**WORK ITEM:** Among the entries below, find the line with "A triangle has vertices, in order, J", then quote it and each following line up to and including the line with "The vertices of a heptagon, listed", and nothing else.

**ENTRIES SUPPLIED:**
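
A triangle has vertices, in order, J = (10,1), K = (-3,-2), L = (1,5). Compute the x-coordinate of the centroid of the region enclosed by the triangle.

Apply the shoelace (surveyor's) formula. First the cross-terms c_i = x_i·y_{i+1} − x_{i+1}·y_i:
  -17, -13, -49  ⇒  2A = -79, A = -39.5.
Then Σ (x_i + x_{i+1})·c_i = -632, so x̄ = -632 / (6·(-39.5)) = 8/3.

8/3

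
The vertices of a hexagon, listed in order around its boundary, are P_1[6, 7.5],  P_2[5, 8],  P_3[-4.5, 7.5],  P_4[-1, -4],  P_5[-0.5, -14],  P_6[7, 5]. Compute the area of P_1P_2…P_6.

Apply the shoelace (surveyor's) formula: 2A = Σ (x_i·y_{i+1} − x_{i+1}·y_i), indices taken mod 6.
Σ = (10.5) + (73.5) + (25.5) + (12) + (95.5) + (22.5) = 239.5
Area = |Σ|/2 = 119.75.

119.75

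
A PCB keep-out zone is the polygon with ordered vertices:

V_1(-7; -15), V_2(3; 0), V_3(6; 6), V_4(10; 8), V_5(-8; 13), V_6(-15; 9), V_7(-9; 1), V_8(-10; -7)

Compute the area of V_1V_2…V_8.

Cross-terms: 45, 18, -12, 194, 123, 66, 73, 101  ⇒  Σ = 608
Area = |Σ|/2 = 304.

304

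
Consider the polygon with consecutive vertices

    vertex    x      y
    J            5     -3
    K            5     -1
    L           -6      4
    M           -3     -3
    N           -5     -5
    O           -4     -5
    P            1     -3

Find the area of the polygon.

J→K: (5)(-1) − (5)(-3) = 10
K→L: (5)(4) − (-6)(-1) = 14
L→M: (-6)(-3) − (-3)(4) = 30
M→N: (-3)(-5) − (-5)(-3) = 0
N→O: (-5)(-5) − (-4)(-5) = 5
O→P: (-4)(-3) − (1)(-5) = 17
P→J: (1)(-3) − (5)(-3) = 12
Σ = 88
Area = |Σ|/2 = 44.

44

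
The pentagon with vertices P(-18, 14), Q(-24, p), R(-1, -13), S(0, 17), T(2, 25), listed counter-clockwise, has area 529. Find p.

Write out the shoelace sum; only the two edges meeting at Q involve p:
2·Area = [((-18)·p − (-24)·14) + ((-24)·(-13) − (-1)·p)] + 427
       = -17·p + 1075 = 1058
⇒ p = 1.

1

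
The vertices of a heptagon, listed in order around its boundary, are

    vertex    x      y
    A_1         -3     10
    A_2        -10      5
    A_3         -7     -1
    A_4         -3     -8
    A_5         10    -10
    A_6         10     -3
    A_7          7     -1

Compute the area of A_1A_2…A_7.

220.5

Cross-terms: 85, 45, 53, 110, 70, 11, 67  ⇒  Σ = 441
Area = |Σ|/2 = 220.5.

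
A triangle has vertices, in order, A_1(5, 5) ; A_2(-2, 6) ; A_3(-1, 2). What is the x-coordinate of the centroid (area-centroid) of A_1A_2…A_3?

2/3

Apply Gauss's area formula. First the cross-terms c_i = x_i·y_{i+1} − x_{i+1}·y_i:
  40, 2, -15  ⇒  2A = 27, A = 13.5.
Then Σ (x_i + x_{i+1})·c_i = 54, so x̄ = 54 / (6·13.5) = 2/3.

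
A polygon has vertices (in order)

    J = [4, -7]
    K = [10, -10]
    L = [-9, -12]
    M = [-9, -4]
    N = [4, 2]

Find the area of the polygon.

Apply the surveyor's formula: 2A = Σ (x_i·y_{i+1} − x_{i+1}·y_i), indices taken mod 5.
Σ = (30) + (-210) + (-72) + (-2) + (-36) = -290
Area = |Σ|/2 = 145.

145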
---
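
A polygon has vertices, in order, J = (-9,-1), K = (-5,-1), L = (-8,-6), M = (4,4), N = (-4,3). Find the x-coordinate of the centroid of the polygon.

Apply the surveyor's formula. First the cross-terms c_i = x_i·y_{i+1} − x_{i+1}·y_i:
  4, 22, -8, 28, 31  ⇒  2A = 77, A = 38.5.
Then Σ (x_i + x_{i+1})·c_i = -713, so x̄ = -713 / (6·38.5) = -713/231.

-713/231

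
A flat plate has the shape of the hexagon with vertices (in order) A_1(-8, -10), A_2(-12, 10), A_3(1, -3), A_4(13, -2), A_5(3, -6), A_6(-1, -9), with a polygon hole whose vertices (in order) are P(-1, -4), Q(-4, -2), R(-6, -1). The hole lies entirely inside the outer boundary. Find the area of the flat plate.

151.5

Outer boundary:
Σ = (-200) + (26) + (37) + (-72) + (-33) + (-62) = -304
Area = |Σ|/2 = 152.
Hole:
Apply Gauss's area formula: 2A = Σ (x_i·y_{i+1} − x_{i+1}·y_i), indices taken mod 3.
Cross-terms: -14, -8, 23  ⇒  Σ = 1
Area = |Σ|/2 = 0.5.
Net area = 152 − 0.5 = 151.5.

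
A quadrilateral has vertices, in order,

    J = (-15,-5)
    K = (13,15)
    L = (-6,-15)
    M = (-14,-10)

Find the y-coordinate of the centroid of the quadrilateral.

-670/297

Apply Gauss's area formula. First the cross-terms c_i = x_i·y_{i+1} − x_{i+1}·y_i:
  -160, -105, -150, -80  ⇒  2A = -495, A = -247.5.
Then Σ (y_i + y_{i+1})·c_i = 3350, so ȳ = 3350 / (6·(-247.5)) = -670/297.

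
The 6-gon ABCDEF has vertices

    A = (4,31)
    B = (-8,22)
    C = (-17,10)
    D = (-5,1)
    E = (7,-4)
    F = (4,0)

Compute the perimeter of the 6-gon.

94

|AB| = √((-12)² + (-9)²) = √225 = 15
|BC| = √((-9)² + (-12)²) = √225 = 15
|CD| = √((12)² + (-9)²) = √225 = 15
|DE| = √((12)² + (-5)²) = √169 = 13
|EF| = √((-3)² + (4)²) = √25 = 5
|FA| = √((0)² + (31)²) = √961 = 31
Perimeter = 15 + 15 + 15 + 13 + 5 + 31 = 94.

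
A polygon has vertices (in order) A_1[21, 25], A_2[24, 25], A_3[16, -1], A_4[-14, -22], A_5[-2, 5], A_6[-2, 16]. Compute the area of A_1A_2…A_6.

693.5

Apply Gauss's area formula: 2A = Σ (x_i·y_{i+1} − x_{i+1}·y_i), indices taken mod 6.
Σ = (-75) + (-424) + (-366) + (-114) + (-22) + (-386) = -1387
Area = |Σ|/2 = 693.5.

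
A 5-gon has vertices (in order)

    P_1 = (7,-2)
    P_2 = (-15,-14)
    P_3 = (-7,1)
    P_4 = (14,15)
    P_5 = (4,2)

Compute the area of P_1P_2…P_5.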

**ANSWER SPACE:**
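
A triangle has vertices, in order, J = (10,1), K = (-3,-2), L = (1,5). Compute the x-coordinate of the centroid of the region enclosed by the triangle.

Apply the shoelace (surveyor's) formula. First the cross-terms c_i = x_i·y_{i+1} − x_{i+1}·y_i:
  -17, -13, -49  ⇒  2A = -79, A = -39.5.
Then Σ (x_i + x_{i+1})·c_i = -632, so x̄ = -632 / (6·(-39.5)) = 8/3.

8/3

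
The vertices of a hexagon, listed in order around its boundary, are P_1[6, 7.5],  P_2[5, 8],  P_3[-4.5, 7.5],  P_4[-1, -4],  P_5[-0.5, -14],  P_6[7, 5]. Compute the area of P_1P_2…P_6.

Apply the shoelace (surveyor's) formula: 2A = Σ (x_i·y_{i+1} − x_{i+1}·y_i), indices taken mod 6.
Σ = (10.5) + (73.5) + (25.5) + (12) + (95.5) + (22.5) = 239.5
Area = |Σ|/2 = 119.75.

119.75

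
A PCB keep-out zone is the polygon with ordered vertices:

V_1(-7; -15), V_2(3; 0), V_3(6; 6), V_4(10; 8), V_5(-8; 13), V_6(-15; 9), V_7(-9; 1), V_8(-10; -7)

Compute the area of V_1V_2…V_8.

Cross-terms: 45, 18, -12, 194, 123, 66, 73, 101  ⇒  Σ = 608
Area = |Σ|/2 = 304.

304

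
Consider the polygon with consecutive vertices

    vertex    x      y
    J            5     -3
    K            5     -1
    L           -6      4
    M           -3     -3
    N           -5     -5
    O           -4     -5
    P            1     -3

Find the area of the polygon.

J→K: (5)(-1) − (5)(-3) = 10
K→L: (5)(4) − (-6)(-1) = 14
L→M: (-6)(-3) − (-3)(4) = 30
M→N: (-3)(-5) − (-5)(-3) = 0
N→O: (-5)(-5) − (-4)(-5) = 5
O→P: (-4)(-3) − (1)(-5) = 17
P→J: (1)(-3) − (5)(-3) = 12
Σ = 88
Area = |Σ|/2 = 44.

44

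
The pentagon with vertices P(-18, 14), Q(-24, p), R(-1, -13), S(0, 17), T(2, 25), listed counter-clockwise, has area 529. Find p.

Write out the shoelace sum; only the two edges meeting at Q involve p:
2·Area = [((-18)·p − (-24)·14) + ((-24)·(-13) − (-1)·p)] + 427
       = -17·p + 1075 = 1058
⇒ p = 1.

1

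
The vertices of a heptagon, listed in order around its boundary, are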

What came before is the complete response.